■ WHAT THE EXERCISE ASKS
Scan the records below and report how many lines contain the word "levies", giving the number by itself.

■ PROVIDED DATA
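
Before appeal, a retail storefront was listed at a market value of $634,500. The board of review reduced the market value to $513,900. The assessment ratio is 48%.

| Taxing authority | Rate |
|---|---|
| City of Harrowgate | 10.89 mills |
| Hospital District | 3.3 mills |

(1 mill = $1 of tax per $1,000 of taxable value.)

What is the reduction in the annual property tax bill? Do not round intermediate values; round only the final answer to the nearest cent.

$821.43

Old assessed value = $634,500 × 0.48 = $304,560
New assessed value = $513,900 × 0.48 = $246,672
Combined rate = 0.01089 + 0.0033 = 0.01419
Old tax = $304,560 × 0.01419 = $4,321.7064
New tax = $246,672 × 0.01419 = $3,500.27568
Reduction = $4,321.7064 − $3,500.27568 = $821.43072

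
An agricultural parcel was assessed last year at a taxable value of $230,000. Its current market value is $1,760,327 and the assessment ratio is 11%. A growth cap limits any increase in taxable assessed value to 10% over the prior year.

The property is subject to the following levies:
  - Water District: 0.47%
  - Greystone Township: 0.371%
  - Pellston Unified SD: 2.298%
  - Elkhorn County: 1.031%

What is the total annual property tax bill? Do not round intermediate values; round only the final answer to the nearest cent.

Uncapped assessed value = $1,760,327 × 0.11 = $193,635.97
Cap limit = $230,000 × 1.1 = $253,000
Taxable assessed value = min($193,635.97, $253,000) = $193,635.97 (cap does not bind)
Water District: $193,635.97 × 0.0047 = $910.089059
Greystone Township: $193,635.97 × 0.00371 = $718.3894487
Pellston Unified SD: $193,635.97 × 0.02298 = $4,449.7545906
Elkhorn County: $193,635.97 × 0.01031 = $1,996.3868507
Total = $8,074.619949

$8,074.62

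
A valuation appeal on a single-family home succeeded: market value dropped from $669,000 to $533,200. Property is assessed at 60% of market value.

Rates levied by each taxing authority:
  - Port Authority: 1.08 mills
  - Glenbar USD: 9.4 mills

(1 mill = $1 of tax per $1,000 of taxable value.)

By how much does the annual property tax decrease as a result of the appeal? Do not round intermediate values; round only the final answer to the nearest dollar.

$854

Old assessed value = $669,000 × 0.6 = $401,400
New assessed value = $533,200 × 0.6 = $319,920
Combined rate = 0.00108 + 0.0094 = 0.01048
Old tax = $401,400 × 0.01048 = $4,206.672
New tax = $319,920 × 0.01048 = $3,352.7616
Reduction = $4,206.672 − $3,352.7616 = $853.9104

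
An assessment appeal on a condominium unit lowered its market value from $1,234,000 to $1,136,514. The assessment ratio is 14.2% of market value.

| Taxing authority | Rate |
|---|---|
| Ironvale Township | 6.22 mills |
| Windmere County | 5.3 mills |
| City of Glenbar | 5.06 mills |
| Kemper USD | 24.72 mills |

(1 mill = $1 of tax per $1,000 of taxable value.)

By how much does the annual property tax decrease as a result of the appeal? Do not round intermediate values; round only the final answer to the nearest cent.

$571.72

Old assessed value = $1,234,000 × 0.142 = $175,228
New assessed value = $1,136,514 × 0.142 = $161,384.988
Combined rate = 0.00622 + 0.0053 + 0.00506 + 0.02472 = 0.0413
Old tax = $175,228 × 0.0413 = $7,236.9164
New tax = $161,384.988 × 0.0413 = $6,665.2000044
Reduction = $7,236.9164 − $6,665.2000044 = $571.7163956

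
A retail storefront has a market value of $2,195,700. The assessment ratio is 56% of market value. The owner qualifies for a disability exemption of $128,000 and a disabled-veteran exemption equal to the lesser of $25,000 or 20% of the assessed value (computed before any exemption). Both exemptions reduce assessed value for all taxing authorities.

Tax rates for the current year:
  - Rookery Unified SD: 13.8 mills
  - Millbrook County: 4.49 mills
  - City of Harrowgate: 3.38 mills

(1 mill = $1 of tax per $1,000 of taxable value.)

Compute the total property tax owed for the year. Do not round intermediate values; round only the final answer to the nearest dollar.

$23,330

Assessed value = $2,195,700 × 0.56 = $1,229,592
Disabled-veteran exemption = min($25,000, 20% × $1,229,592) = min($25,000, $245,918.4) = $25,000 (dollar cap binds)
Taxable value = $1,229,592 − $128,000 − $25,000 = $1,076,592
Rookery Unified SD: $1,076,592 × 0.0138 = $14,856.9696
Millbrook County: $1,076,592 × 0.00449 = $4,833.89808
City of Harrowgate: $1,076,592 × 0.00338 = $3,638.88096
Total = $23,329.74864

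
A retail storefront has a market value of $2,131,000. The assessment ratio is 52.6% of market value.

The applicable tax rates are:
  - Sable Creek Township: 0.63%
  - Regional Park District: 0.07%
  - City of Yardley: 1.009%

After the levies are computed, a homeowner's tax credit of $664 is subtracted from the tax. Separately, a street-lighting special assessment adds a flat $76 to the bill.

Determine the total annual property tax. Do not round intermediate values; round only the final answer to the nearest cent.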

■ YOUR RESPONSE
2